=== WHAT YOU WILL DO ===
Transcribe exactly everything in the data below from the line containing "Given the list" down to the line containing "Arrange the digits", both lines included and nothing further.

=== DATA ===

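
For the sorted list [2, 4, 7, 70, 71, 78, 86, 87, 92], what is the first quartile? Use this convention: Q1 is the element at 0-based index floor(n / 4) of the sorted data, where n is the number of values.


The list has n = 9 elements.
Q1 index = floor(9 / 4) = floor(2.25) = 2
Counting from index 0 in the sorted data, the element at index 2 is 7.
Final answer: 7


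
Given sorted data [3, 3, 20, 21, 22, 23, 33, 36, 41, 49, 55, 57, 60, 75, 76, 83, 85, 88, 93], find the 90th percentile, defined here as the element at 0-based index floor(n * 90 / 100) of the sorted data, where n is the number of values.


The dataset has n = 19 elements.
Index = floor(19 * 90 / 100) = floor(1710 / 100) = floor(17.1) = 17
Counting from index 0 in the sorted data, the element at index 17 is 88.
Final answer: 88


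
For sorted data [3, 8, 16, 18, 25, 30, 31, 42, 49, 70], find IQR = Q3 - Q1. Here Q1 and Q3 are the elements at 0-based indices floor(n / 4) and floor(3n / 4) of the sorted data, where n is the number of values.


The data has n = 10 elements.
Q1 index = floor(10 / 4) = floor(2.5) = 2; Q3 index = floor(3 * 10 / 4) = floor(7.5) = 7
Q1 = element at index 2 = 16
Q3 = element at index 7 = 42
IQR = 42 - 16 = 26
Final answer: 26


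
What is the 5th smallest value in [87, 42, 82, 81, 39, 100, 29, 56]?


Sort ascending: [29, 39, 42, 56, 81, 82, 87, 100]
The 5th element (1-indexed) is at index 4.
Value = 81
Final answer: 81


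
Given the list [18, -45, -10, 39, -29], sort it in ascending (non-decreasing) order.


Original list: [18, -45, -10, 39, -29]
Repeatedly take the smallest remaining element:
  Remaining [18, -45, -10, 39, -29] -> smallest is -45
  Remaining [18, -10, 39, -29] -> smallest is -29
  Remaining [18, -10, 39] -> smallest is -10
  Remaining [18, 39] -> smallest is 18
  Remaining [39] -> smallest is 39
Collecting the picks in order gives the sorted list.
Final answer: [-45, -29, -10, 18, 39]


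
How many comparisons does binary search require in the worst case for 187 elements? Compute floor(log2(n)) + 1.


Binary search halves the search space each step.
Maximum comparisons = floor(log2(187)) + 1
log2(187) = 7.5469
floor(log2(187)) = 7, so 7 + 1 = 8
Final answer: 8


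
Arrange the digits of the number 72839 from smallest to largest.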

==

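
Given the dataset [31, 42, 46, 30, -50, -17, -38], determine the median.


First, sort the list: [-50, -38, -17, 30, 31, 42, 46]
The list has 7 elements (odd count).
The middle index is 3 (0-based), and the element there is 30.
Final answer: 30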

=== EXERCISE SOLUTION ===
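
Given the list [18, -45, -10, 39, -29], sort it in ascending (non-decreasing) order.


Original list: [18, -45, -10, 39, -29]
Repeatedly take the smallest remaining element:
  Remaining [18, -45, -10, 39, -29] -> smallest is -45
  Remaining [18, -10, 39, -29] -> smallest is -29
  Remaining [18, -10, 39] -> smallest is -10
  Remaining [18, 39] -> smallest is 18
  Remaining [39] -> smallest is 39
Collecting the picks in order gives the sorted list.
Final answer: [-45, -29, -10, 18, 39]


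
How many comparisons does binary search require in the worst case for 187 elements? Compute floor(log2(n)) + 1.


Binary search halves the search space each step.
Maximum comparisons = floor(log2(187)) + 1
log2(187) = 7.5469
floor(log2(187)) = 7, so 7 + 1 = 8
Final answer: 8


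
Arrange the digits of the number 72839 from smallest to largest.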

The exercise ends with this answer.